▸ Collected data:
=== Begin Enclosure ===

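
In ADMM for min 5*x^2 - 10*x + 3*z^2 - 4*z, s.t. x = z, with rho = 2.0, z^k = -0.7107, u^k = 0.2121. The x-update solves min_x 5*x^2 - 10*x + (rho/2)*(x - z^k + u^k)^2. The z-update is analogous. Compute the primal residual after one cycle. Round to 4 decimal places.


ADMM iteration with rho = 2.0, z^k = -0.7107, u^k = 0.2121
Step 1: x-update.
Minimize 5*x^2 - 10*x + (2.0/2)*(x + 0.7107 + 0.2121)^2
FOC: (2*5 + 2.0)*x = 10 + 2.0*(-0.7107 - 0.2121)
x^{k+1} = 0.6795
Step 2: z-update.
Minimize 3*z^2 - 4*z + (2.0/2)*(0.6795 - z + 0.2121)^2
FOC: (2*3 + 2.0)*z = 4 + 2.0*(0.6795 + 0.2121)
z^{k+1} = 0.7229
Step 3: u-update.
u^{k+1} = 0.2121 + 0.6795 - 0.7229 = 0.1687
Step 4: Primal residual = |0.6795 - 0.7229| = 0.0434


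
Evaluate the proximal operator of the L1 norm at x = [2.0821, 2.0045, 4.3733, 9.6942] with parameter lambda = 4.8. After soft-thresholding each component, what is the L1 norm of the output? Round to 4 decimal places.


Soft-thresholding with lambda = 4.8:
prox(2.0821) = sign(2.0821)*max(|2.0821| - 4.8, 0) = 0.0
prox(2.0045) = sign(2.0045)*max(|2.0045| - 4.8, 0) = 0.0
prox(4.3733) = sign(4.3733)*max(|4.3733| - 4.8, 0) = 0.0
prox(9.6942) = sign(9.6942)*max(|9.6942| - 4.8, 0) = 4.8942
prox(x) = [0.0, 0.0, 0.0, 4.8942]
||prox(x)||_1 = 0.0 + 0.0 + 0.0 + 4.8942 = 4.8942


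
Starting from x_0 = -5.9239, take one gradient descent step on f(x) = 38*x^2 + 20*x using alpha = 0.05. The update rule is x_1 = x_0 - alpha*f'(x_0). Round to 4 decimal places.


We compute the gradient at x_0 and apply the update.
f'(x) = 76*x + 20
f'(-5.9239) = 76*-5.9239 + 20 = -430.2164
x_1 = -5.9239 - 0.05*-430.2164 = 15.5869


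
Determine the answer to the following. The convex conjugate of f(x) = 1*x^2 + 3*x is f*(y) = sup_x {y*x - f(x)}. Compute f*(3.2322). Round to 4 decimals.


f*(y) = sup_x {y*x - a*x^2 - b*x} = sup_x {(y-b)*x - a*x^2}
FOC: (y - b) - 2a*x = 0 => x* = (y - b)/(2a)
x* = (3.2322 - 3)/(2*1) = 0.1161
f*(3.2322) = (y-b)^2/(4a) = (3.2322 - 3)^2/(4*1)
= 0.0539/4 = 0.0135


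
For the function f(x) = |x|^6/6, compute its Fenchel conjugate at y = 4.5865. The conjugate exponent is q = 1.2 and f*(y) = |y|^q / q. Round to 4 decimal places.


The conjugate exponent q satisfies 1/p + 1/q = 1.
p = 6, so q = 6/(6 - 1) = 1.2
|y|^q = 4.5865^1.2 = 6.2198
f*(4.5865) = 6.2198 / 1.2 = 5.1832


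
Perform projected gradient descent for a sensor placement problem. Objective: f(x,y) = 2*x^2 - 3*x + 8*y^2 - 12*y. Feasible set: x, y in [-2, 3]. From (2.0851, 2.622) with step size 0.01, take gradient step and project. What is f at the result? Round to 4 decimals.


Step 1: Compute gradient at (2.0851, 2.622).
grad_x = 2*2*2.0851 - 3 = 5.3404
grad_y = 2*8*2.622 - 12 = 29.952
Step 2: Gradient step.
x_raw = 2.0851 - 0.01*5.3404 = 2.0317
y_raw = 2.622 - 0.01*29.952 = 2.3225
Step 3: Project onto [-2, 3].
x_proj = clip(2.0317) = 2.0317
y_proj = clip(2.3225) = 2.3225
Step 4: Evaluate f.
f(2.0317, 2.3225) = 17.442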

=== End Enclosure ===

▸ What to do:
Transcribe all of the data so that each line matches the source exactly.

▸ Exercise response:
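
In ADMM for min 5*x^2 - 10*x + 3*z^2 - 4*z, s.t. x = z, with rho = 2.0, z^k = -0.7107, u^k = 0.2121. The x-update solves min_x 5*x^2 - 10*x + (rho/2)*(x - z^k + u^k)^2. The z-update is analogous. Compute the primal residual after one cycle. Round to 4 decimal places.


ADMM iteration with rho = 2.0, z^k = -0.7107, u^k = 0.2121
Step 1: x-update.
Minimize 5*x^2 - 10*x + (2.0/2)*(x + 0.7107 + 0.2121)^2
FOC: (2*5 + 2.0)*x = 10 + 2.0*(-0.7107 - 0.2121)
x^{k+1} = 0.6795
Step 2: z-update.
Minimize 3*z^2 - 4*z + (2.0/2)*(0.6795 - z + 0.2121)^2
FOC: (2*3 + 2.0)*z = 4 + 2.0*(0.6795 + 0.2121)
z^{k+1} = 0.7229
Step 3: u-update.
u^{k+1} = 0.2121 + 0.6795 - 0.7229 = 0.1687
Step 4: Primal residual = |0.6795 - 0.7229| = 0.0434


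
Evaluate the proximal operator of the L1 norm at x = [2.0821, 2.0045, 4.3733, 9.6942] with parameter lambda = 4.8. After soft-thresholding each component, what is the L1 norm of the output? Round to 4 decimal places.


Soft-thresholding with lambda = 4.8:
prox(2.0821) = sign(2.0821)*max(|2.0821| - 4.8, 0) = 0.0
prox(2.0045) = sign(2.0045)*max(|2.0045| - 4.8, 0) = 0.0
prox(4.3733) = sign(4.3733)*max(|4.3733| - 4.8, 0) = 0.0
prox(9.6942) = sign(9.6942)*max(|9.6942| - 4.8, 0) = 4.8942
prox(x) = [0.0, 0.0, 0.0, 4.8942]
||prox(x)||_1 = 0.0 + 0.0 + 0.0 + 4.8942 = 4.8942


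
Starting from x_0 = -5.9239, take one gradient descent step on f(x) = 38*x^2 + 20*x using alpha = 0.05. The update rule is x_1 = x_0 - alpha*f'(x_0). Round to 4 decimal places.


We compute the gradient at x_0 and apply the update.
f'(x) = 76*x + 20
f'(-5.9239) = 76*-5.9239 + 20 = -430.2164
x_1 = -5.9239 - 0.05*-430.2164 = 15.5869


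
Determine the answer to the following. The convex conjugate of f(x) = 1*x^2 + 3*x is f*(y) = sup_x {y*x - f(x)}. Compute f*(3.2322). Round to 4 decimals.


f*(y) = sup_x {y*x - a*x^2 - b*x} = sup_x {(y-b)*x - a*x^2}
FOC: (y - b) - 2a*x = 0 => x* = (y - b)/(2a)
x* = (3.2322 - 3)/(2*1) = 0.1161
f*(3.2322) = (y-b)^2/(4a) = (3.2322 - 3)^2/(4*1)
= 0.0539/4 = 0.0135


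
For the function f(x) = |x|^6/6, compute its Fenchel conjugate at y = 4.5865. The conjugate exponent is q = 1.2 and f*(y) = |y|^q / q. Round to 4 decimal places.


The conjugate exponent q satisfies 1/p + 1/q = 1.
p = 6, so q = 6/(6 - 1) = 1.2
|y|^q = 4.5865^1.2 = 6.2198
f*(4.5865) = 6.2198 / 1.2 = 5.1832


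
Perform projected gradient descent for a sensor placement problem. Objective: f(x,y) = 2*x^2 - 3*x + 8*y^2 - 12*y. Feasible set: x, y in [-2, 3]. From (2.0851, 2.622) with step size 0.01, take gradient step and project. What is f at the result? Round to 4 decimals.


Step 1: Compute gradient at (2.0851, 2.622).
grad_x = 2*2*2.0851 - 3 = 5.3404
grad_y = 2*8*2.622 - 12 = 29.952
Step 2: Gradient step.
x_raw = 2.0851 - 0.01*5.3404 = 2.0317
y_raw = 2.622 - 0.01*29.952 = 2.3225
Step 3: Project onto [-2, 3].
x_proj = clip(2.0317) = 2.0317
y_proj = clip(2.3225) = 2.3225
Step 4: Evaluate f.
f(2.0317, 2.3225) = 17.442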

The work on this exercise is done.